ASSIGNMENT: Stopping at the line that holds "- C: (100, 0), water level 78.1 m", repeat the lines below exactly, starting from the very first and including that final line.

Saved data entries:
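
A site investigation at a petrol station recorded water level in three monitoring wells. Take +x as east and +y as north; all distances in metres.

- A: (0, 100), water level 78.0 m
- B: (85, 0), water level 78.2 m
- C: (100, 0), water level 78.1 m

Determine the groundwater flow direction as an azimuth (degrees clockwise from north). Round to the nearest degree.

Three-point gradient (reference A): Δ to B = (85, -100, +0.2), Δ to C = (100, -100, +0.1).
∂h/∂x = -0.006667, ∂h/∂y = -0.007667 (det = 1500).
Flow direction (−∇h) has components (+0.006667 E, +0.007667 N).
Azimuth = atan2(E, N) = atan2(+0.006667, +0.007667) = 41.0° ≈ 041°.

041°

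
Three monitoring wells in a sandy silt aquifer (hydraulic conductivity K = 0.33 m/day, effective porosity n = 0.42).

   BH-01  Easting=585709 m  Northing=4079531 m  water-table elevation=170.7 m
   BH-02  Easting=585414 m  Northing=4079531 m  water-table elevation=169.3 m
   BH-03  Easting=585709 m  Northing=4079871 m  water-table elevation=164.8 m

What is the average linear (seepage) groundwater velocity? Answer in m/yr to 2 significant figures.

∂h/∂x = (169.3 − 170.7) / (585414 − 585709) = +0.004746
∂h/∂y = (164.8 − 170.7) / (4079871 − 4079531) = -0.01735
|∇h| = √(0.004746² + -0.01735²) = 0.01799
Seepage velocity v = K·i/n = 0.33 × 0.01799 / 0.42 = 0.01413 m/day = 5.161 m/yr.

5.2 m/yr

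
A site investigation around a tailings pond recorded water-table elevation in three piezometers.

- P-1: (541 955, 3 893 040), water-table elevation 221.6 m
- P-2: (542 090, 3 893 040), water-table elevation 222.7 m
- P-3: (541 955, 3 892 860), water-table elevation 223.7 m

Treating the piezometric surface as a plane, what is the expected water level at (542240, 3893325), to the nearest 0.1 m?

220.6 m

∂h/∂x = (222.7 − 221.6) / (542090 − 541955) = +0.008148
∂h/∂y = (223.7 − 221.6) / (3892860 − 3893040) = -0.01167
h(542240, 3893325) = 221.6 + (+0.008148)·(285) + (-0.01167)·(285) = 221.6 +2.322 -3.325 = 220.597 m.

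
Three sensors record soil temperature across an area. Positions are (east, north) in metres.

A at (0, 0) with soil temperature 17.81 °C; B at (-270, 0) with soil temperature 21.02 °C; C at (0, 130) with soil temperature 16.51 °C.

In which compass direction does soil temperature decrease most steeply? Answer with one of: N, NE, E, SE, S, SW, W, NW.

∂T/∂x = (21.02 − 17.81) / (-270 − 0) = -0.01189
∂T/∂y = (16.51 − 17.81) / (130 − 0) = -0.010000
Steepest decrease is along −∇f = (+0.01189 E, +0.010000 N) → northeast.

NE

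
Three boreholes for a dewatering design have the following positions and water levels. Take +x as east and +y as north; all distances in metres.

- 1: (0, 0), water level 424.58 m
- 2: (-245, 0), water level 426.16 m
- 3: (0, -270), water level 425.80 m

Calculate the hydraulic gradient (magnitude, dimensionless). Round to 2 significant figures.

∂h/∂x = (426.16 − 424.58) / (-245 − 0) = -0.006449
∂h/∂y = (425.80 − 424.58) / (-270 − 0) = -0.004519
|∇h| = √(-0.006449² + -0.004519²) = 0.007875

0.0079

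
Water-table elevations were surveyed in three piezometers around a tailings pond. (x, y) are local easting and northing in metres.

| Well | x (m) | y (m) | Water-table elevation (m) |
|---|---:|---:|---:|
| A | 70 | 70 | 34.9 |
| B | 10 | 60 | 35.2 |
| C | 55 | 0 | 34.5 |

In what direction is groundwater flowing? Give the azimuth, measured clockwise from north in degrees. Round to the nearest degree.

139°

Differences from A: to B (Δx, Δy, Δh) = (-60, -10, +0.3); to C = (-15, -70, -0.4).
Solve a·Δx + b·Δy = Δh: det = (-60)·(-70) − (-15)·(-10) = 4050.
∂h/∂x = [(+0.3)·(-70) − (-0.4)·(-10)] / 4050 = -0.006173
∂h/∂y = [(-60)·(-0.4) − (-15)·(+0.3)] / 4050 = +0.007037
Flow direction (−∇h) has components (+0.006173 E, -0.007037 N).
Azimuth = atan2(E, N) = atan2(+0.006173, -0.007037) = 138.7° ≈ 139°.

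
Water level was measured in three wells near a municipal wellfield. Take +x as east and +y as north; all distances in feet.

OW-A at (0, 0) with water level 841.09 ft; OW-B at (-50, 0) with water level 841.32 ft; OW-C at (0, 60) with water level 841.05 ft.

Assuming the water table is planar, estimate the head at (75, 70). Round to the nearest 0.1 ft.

∂h/∂x = (841.32 − 841.09) / (-50 − 0) = -0.004600
∂h/∂y = (841.05 − 841.09) / (60 − 0) = -0.0006667
h(75, 70) = 841.09 + (-0.004600)·(75) + (-0.0006667)·(70) = 841.09 -0.345 -0.047 = 840.698 ft.

840.7 ft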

EXERCISE RESULT:
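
A site investigation at a petrol station recorded water level in three monitoring wells. Take +x as east and +y as north; all distances in metres.

- A: (0, 100), water level 78.0 m
- B: (85, 0), water level 78.2 m
- C: (100, 0), water level 78.1 m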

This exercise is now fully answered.